**DATA EXTRACTS:**

◇ ◇ ◇

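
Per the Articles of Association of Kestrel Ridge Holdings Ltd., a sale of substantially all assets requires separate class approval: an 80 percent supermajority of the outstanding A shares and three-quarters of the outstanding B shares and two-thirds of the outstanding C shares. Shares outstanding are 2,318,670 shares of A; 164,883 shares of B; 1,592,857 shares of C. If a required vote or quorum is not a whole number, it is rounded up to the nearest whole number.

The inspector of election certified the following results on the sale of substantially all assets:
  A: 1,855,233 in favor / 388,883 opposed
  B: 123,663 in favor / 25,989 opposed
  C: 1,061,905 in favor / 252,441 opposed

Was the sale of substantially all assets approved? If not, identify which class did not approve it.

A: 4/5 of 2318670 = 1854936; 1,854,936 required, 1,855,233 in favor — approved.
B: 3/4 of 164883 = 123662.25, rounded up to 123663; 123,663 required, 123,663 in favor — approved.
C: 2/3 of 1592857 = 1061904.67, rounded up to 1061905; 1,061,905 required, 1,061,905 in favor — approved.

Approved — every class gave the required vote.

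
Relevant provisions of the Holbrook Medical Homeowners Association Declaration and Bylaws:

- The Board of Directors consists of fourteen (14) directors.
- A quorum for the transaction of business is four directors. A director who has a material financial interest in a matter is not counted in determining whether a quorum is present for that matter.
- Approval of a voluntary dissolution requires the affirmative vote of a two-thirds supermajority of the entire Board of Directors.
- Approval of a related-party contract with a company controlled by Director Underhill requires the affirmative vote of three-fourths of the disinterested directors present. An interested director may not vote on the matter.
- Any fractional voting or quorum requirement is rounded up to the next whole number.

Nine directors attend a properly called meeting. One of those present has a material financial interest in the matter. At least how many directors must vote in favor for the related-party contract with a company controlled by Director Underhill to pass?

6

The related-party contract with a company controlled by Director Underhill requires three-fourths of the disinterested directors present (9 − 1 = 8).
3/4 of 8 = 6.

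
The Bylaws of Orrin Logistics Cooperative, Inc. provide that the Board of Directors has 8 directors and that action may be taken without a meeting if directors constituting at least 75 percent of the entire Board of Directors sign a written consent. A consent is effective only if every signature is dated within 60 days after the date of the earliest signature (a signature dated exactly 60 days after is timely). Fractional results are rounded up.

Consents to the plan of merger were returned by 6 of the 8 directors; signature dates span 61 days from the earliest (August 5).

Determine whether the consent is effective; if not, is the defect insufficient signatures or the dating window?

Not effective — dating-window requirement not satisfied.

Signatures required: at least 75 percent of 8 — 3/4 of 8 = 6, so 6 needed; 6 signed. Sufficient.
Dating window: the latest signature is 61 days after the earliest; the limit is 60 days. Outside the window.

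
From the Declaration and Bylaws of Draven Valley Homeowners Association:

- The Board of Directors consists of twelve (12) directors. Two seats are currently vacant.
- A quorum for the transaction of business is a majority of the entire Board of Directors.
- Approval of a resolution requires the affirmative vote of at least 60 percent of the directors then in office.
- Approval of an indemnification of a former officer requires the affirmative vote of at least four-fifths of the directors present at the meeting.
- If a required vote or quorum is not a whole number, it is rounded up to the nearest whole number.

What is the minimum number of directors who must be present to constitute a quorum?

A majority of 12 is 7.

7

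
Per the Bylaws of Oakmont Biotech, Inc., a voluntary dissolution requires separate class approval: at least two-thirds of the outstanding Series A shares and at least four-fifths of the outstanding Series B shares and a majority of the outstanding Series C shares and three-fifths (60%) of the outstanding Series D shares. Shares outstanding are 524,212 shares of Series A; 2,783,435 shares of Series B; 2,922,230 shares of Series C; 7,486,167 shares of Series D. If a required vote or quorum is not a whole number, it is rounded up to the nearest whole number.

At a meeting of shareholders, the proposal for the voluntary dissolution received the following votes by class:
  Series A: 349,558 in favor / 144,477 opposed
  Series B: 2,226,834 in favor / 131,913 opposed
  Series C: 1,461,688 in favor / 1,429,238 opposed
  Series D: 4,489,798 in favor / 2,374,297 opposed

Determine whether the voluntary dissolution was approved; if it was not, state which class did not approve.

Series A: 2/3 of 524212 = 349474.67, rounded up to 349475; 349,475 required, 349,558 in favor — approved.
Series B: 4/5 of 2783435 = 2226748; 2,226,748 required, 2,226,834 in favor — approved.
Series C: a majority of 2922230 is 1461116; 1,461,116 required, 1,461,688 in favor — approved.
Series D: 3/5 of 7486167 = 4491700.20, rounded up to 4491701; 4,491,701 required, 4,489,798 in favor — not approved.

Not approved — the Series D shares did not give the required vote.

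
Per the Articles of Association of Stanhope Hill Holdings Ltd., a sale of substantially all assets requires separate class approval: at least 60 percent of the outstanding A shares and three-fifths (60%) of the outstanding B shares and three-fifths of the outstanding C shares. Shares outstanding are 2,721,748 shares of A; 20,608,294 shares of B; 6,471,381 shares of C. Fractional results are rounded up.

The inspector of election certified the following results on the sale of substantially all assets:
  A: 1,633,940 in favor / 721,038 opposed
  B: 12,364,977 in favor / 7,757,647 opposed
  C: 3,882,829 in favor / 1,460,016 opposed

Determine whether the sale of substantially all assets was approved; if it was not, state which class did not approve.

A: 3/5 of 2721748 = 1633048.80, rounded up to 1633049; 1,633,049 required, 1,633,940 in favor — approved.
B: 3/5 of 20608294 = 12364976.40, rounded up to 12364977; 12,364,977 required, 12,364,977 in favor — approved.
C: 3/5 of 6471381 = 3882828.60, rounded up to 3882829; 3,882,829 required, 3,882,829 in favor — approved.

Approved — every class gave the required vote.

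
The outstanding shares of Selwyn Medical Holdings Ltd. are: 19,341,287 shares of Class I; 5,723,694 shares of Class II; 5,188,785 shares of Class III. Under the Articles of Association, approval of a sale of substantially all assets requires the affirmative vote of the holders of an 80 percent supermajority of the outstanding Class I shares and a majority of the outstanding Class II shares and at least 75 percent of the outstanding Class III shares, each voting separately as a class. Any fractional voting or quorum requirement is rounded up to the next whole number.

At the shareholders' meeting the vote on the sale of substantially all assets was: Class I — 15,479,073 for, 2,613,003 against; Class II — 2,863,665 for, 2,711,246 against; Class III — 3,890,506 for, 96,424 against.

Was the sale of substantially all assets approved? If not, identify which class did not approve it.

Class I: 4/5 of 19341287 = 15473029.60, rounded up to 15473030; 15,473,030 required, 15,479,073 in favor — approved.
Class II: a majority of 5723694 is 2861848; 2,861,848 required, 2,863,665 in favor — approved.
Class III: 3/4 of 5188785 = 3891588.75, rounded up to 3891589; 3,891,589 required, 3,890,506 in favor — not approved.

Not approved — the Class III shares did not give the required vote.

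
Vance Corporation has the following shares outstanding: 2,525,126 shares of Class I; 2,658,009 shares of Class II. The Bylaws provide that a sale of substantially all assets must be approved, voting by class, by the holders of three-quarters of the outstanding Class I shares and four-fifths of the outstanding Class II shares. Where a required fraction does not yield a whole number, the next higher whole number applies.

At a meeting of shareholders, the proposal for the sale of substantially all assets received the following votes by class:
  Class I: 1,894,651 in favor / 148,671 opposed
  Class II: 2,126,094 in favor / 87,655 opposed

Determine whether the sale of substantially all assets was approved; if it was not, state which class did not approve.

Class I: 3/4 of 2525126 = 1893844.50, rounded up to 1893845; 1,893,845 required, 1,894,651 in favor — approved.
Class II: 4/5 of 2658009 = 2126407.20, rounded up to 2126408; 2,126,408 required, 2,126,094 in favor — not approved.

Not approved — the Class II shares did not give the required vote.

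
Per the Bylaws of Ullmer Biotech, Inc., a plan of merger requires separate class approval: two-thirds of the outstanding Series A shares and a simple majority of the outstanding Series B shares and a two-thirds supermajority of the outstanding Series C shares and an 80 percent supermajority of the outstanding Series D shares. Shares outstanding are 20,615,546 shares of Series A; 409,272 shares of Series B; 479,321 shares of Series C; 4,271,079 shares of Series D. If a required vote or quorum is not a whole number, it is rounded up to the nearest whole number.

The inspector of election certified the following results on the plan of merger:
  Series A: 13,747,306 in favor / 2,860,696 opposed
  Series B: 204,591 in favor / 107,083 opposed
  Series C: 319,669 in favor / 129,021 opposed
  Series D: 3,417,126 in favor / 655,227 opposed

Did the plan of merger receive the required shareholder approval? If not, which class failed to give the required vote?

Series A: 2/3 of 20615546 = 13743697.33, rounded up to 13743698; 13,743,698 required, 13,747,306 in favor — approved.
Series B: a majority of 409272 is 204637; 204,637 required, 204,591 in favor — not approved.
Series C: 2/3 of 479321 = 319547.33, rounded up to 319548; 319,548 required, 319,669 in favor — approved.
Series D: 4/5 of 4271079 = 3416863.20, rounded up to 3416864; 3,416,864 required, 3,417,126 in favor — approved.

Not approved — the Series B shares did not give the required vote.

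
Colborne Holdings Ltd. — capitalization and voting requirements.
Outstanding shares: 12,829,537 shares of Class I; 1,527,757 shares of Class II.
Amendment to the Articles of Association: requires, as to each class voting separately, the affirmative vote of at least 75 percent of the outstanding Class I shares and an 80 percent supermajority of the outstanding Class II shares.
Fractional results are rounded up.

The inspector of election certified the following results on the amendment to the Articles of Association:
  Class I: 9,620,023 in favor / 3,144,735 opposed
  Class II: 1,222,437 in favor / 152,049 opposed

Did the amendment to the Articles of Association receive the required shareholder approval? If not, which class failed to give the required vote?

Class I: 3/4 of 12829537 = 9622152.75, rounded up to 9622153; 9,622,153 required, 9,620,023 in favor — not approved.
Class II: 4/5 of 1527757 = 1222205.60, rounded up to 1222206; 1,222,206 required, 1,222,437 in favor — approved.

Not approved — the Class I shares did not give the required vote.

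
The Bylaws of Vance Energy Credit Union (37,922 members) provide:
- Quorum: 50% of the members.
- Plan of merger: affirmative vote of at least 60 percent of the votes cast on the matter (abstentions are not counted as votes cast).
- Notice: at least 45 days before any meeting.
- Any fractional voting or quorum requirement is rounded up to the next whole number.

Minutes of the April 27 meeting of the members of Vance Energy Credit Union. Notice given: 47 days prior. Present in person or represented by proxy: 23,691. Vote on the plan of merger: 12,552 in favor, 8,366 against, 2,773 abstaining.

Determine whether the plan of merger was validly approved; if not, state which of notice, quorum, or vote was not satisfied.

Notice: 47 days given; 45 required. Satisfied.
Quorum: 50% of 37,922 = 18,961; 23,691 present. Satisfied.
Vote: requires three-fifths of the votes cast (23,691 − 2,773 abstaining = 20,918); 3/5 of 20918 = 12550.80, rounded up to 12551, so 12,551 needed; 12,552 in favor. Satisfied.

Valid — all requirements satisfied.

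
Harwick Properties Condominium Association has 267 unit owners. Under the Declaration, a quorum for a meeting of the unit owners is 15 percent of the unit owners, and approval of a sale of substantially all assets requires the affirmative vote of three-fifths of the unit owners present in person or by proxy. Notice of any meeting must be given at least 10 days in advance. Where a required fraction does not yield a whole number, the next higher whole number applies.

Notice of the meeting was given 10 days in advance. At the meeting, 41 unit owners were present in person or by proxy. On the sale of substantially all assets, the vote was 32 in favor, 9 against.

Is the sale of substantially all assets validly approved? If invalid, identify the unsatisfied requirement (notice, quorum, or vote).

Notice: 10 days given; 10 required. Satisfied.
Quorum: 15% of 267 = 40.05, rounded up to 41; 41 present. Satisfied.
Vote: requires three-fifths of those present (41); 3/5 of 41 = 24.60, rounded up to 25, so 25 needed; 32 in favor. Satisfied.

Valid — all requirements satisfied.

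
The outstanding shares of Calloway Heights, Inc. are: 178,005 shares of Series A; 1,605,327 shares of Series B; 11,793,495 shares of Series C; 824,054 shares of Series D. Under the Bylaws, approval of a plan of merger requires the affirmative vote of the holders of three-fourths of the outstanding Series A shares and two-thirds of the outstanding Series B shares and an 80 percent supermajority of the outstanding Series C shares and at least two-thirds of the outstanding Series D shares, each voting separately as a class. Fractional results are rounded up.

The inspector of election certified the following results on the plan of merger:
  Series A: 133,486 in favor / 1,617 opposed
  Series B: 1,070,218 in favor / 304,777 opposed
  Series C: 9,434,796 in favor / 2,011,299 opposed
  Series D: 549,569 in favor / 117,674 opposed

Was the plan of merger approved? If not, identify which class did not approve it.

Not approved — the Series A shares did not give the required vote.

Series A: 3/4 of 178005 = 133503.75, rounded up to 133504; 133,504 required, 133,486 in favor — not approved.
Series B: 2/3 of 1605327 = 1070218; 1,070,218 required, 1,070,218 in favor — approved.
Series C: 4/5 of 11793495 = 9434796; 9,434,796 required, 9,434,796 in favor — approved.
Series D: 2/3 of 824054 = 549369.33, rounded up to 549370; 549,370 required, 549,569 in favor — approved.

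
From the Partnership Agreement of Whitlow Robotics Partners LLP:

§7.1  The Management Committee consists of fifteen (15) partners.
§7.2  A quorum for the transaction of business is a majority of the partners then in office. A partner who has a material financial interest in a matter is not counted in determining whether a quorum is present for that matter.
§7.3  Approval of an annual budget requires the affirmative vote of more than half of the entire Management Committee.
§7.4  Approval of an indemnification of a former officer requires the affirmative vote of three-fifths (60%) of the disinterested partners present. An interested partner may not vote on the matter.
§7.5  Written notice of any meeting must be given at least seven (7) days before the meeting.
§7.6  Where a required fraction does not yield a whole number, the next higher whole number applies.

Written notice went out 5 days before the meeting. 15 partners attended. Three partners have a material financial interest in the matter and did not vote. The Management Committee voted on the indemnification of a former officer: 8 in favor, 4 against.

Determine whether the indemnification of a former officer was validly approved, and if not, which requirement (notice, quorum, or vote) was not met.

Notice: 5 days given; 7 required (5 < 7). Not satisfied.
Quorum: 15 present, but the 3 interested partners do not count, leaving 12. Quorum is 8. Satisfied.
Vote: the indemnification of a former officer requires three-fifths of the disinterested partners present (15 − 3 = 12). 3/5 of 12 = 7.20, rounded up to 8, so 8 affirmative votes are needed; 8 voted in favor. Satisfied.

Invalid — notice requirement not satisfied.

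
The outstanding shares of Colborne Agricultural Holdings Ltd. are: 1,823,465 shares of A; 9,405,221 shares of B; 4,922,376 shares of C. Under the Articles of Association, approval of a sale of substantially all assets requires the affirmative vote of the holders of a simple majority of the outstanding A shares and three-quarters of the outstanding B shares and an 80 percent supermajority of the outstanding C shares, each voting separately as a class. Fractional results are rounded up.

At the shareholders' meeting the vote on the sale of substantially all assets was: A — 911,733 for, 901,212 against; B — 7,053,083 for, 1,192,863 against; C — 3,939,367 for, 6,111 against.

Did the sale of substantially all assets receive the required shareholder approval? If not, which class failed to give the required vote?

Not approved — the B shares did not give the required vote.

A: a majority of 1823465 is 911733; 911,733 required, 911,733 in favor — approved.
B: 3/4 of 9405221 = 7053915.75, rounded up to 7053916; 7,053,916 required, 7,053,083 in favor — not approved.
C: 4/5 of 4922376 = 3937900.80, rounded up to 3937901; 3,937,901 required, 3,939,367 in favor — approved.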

◇ ◇ ◇

**WHAT NEEDS TO BE DONE:**
Count how many lines of the entries include the string "nearest". The number is the entire answer.

**RESULT FOR THIS TASK:**
4